TASK ITEM: Nothing in the data may be altered, so output all of it exactly.
[GIVEN DATA Boundary: Start]
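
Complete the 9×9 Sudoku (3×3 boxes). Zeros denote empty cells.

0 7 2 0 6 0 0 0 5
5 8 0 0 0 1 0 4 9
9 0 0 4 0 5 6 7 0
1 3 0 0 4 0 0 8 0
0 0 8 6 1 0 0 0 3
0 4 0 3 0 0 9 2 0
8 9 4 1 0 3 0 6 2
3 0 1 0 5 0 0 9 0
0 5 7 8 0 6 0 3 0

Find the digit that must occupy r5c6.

r1c1 = 4: row 1 has {2,5,6,7}; col 1 has {1,3,5,8,9}; box has {2,5,7,8,9} → only 4 remains.
r1c4 = 9: row 1 has {2,4,5,6,7}; col 4 has {1,3,4,6,8}; box has {1,4,5,6} → only 9 remains.
r1c6 = 8: row 1 has {2,4,5,6,7,9}; col 6 has {1,3,5,6}; box has {1,4,5,6,9} → only 8 remains.
r1c8 = 1: row 1 has {2,4,5,6,7,8,9}; col 8 has {2,3,4,6,7,8,9}; box has {4,5,6,7,9} → only 1 remains.
r3c2 = 1: row 3 has {4,5,6,7,9}; col 2 has {3,4,5,7,8,9}; box has {2,4,5,7,8,9} → only 1 remains.
r3c3 = 3: row 3 has {1,4,5,6,7,9}; col 3 has {1,2,4,7,8}; box has {1,2,4,5,7,8,9} → only 3 remains.
r3c5 = 2: row 3 has {1,3,4,5,6,7,9}; col 5 has {1,4,5,6}; box has {1,4,5,6,8,9} → only 2 remains.
r3c9 = 8: row 3 has {1,2,3,4,5,6,7,9}; col 9 has {2,3,5,9}; box has {1,4,5,6,7,9} → only 8 remains.
r5c2 = 2: row 5 has {1,3,6,8}; col 2 has {1,3,4,5,7,8,9}; box has {1,3,4,8} → only 2 remains.
r5c8 = 5: row 5 has {1,2,3,6,8}; col 8 has {1,2,3,4,6,7,8,9}; box has {2,3,8,9} → only 5 remains.
r6c6 = 7: row 6 has {2,3,4,9}; col 6 has {1,3,5,6,8}; box has {1,3,4,6} → only 7 remains.
r7c5 = 7: row 7 has {1,2,3,4,6,8,9}; col 5 has {1,2,4,5,6}; box has {1,3,5,6,8} → only 7 remains.
r7c7 = 5: row 7 has {1,2,3,4,6,7,8,9}; col 7 has {6,9}; box has {2,3,6,9} → only 5 remains.
r8c2 = 6: row 8 has {1,3,5,9}; col 2 has {1,2,3,4,5,7,8,9}; box has {1,3,4,5,7,8,9} → only 6 remains.
r8c4 = 2: row 8 has {1,3,5,6,9}; col 4 has {1,3,4,6,8,9}; box has {1,3,5,6,7,8} → only 2 remains.
r8c6 = 4: row 8 has {1,2,3,5,6,9}; col 6 has {1,3,5,6,7,8}; box has {1,2,3,5,6,7,8} → only 4 remains.
r8c9 = 7: row 8 has {1,2,3,4,5,6,9}; col 9 has {2,3,5,8,9}; box has {2,3,5,6,9} → only 7 remains.
r9c1 = 2: row 9 has {3,5,6,7,8}; col 1 has {1,3,4,5,8,9}; box has {1,3,4,5,6,7,8,9} → only 2 remains.
r9c5 = 9: row 9 has {2,3,5,6,7,8}; col 5 has {1,2,4,5,6,7}; box has {1,2,3,4,5,6,7,8} → only 9 remains.
r1c7 = 3: row 1 has {1,2,4,5,6,7,8,9}; col 7 has {5,6,9}; box has {1,4,5,6,7,8,9} → only 3 remains.
r2c3 = 6: row 2 has {1,4,5,8,9}; col 3 has {1,2,3,4,7,8}; box has {1,2,3,4,5,7,8,9} → only 6 remains.
r2c4 = 7: row 2 has {1,4,5,6,8,9}; col 4 has {1,2,3,4,6,8,9}; box has {1,2,4,5,6,8,9} → only 7 remains.
r2c5 = 3: row 2 has {1,4,5,6,7,8,9}; col 5 has {1,2,4,5,6,7,9}; box has {1,2,4,5,6,7,8,9} → only 3 remains.
r2c7 = 2: row 2 has {1,3,4,5,6,7,8,9}; col 7 has {3,5,6,9}; box has {1,3,4,5,6,7,8,9} → only 2 remains.
r4c4 = 5: row 4 has {1,3,4,8}; col 4 has {1,2,3,4,6,7,8,9}; box has {1,3,4,6,7} → only 5 remains.
r4c7 = 7: row 4 has {1,3,4,5,8}; col 7 has {2,3,5,6,9}; box has {2,3,5,8,9} → only 7 remains.
r4c9 = 6: row 4 has {1,3,4,5,7,8}; col 9 has {2,3,5,7,8,9}; box has {2,3,5,7,8,9} → only 6 remains.
r5c1 = 7: row 5 has {1,2,3,5,6,8}; col 1 has {1,2,3,4,5,8,9}; box has {1,2,3,4,8} → only 7 remains.
r5c6 = 9: row 5 has {1,2,3,5,6,7,8}; col 6 has {1,3,4,5,6,7,8}; box has {1,3,4,5,6,7} → only 9 remains.

9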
[GIVEN DATA Boundary: End]
RESULT OF THE TASK:
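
Complete the 9×9 Sudoku (3×3 boxes). Zeros denote empty cells.

0 7 2 0 6 0 0 0 5
5 8 0 0 0 1 0 4 9
9 0 0 4 0 5 6 7 0
1 3 0 0 4 0 0 8 0
0 0 8 6 1 0 0 0 3
0 4 0 3 0 0 9 2 0
8 9 4 1 0 3 0 6 2
3 0 1 0 5 0 0 9 0
0 5 7 8 0 6 0 3 0

Find the digit that must occupy r5c6.

r1c1 = 4: row 1 has {2,5,6,7}; col 1 has {1,3,5,8,9}; box has {2,5,7,8,9} → only 4 remains.
r1c4 = 9: row 1 has {2,4,5,6,7}; col 4 has {1,3,4,6,8}; box has {1,4,5,6} → only 9 remains.
r1c6 = 8: row 1 has {2,4,5,6,7,9}; col 6 has {1,3,5,6}; box has {1,4,5,6,9} → only 8 remains.
r1c8 = 1: row 1 has {2,4,5,6,7,8,9}; col 8 has {2,3,4,6,7,8,9}; box has {4,5,6,7,9} → only 1 remains.
r3c2 = 1: row 3 has {4,5,6,7,9}; col 2 has {3,4,5,7,8,9}; box has {2,4,5,7,8,9} → only 1 remains.
r3c3 = 3: row 3 has {1,4,5,6,7,9}; col 3 has {1,2,4,7,8}; box has {1,2,4,5,7,8,9} → only 3 remains.
r3c5 = 2: row 3 has {1,3,4,5,6,7,9}; col 5 has {1,4,5,6}; box has {1,4,5,6,8,9} → only 2 remains.
r3c9 = 8: row 3 has {1,2,3,4,5,6,7,9}; col 9 has {2,3,5,9}; box has {1,4,5,6,7,9} → only 8 remains.
r5c2 = 2: row 5 has {1,3,6,8}; col 2 has {1,3,4,5,7,8,9}; box has {1,3,4,8} → only 2 remains.
r5c8 = 5: row 5 has {1,2,3,6,8}; col 8 has {1,2,3,4,6,7,8,9}; box has {2,3,8,9} → only 5 remains.
r6c6 = 7: row 6 has {2,3,4,9}; col 6 has {1,3,5,6,8}; box has {1,3,4,6} → only 7 remains.
r7c5 = 7: row 7 has {1,2,3,4,6,8,9}; col 5 has {1,2,4,5,6}; box has {1,3,5,6,8} → only 7 remains.
r7c7 = 5: row 7 has {1,2,3,4,6,7,8,9}; col 7 has {6,9}; box has {2,3,6,9} → only 5 remains.
r8c2 = 6: row 8 has {1,3,5,9}; col 2 has {1,2,3,4,5,7,8,9}; box has {1,3,4,5,7,8,9} → only 6 remains.
r8c4 = 2: row 8 has {1,3,5,6,9}; col 4 has {1,3,4,6,8,9}; box has {1,3,5,6,7,8} → only 2 remains.
r8c6 = 4: row 8 has {1,2,3,5,6,9}; col 6 has {1,3,5,6,7,8}; box has {1,2,3,5,6,7,8} → only 4 remains.
r8c9 = 7: row 8 has {1,2,3,4,5,6,9}; col 9 has {2,3,5,8,9}; box has {2,3,5,6,9} → only 7 remains.
r9c1 = 2: row 9 has {3,5,6,7,8}; col 1 has {1,3,4,5,8,9}; box has {1,3,4,5,6,7,8,9} → only 2 remains.
r9c5 = 9: row 9 has {2,3,5,6,7,8}; col 5 has {1,2,4,5,6,7}; box has {1,2,3,4,5,6,7,8} → only 9 remains.
r1c7 = 3: row 1 has {1,2,4,5,6,7,8,9}; col 7 has {5,6,9}; box has {1,4,5,6,7,8,9} → only 3 remains.
r2c3 = 6: row 2 has {1,4,5,8,9}; col 3 has {1,2,3,4,7,8}; box has {1,2,3,4,5,7,8,9} → only 6 remains.
r2c4 = 7: row 2 has {1,4,5,6,8,9}; col 4 has {1,2,3,4,6,8,9}; box has {1,2,4,5,6,8,9} → only 7 remains.
r2c5 = 3: row 2 has {1,4,5,6,7,8,9}; col 5 has {1,2,4,5,6,7,9}; box has {1,2,4,5,6,7,8,9} → only 3 remains.
r2c7 = 2: row 2 has {1,3,4,5,6,7,8,9}; col 7 has {3,5,6,9}; box has {1,3,4,5,6,7,8,9} → only 2 remains.
r4c4 = 5: row 4 has {1,3,4,8}; col 4 has {1,2,3,4,6,7,8,9}; box has {1,3,4,6,7} → only 5 remains.
r4c7 = 7: row 4 has {1,3,4,5,8}; col 7 has {2,3,5,6,9}; box has {2,3,5,8,9} → only 7 remains.
r4c9 = 6: row 4 has {1,3,4,5,7,8}; col 9 has {2,3,5,7,8,9}; box has {2,3,5,7,8,9} → only 6 remains.
r5c1 = 7: row 5 has {1,2,3,5,6,8}; col 1 has {1,2,3,4,5,8,9}; box has {1,2,3,4,8} → only 7 remains.
r5c6 = 9: row 5 has {1,2,3,5,6,7,8}; col 6 has {1,3,4,5,6,7,8}; box has {1,3,4,5,6,7} → only 9 remains.

9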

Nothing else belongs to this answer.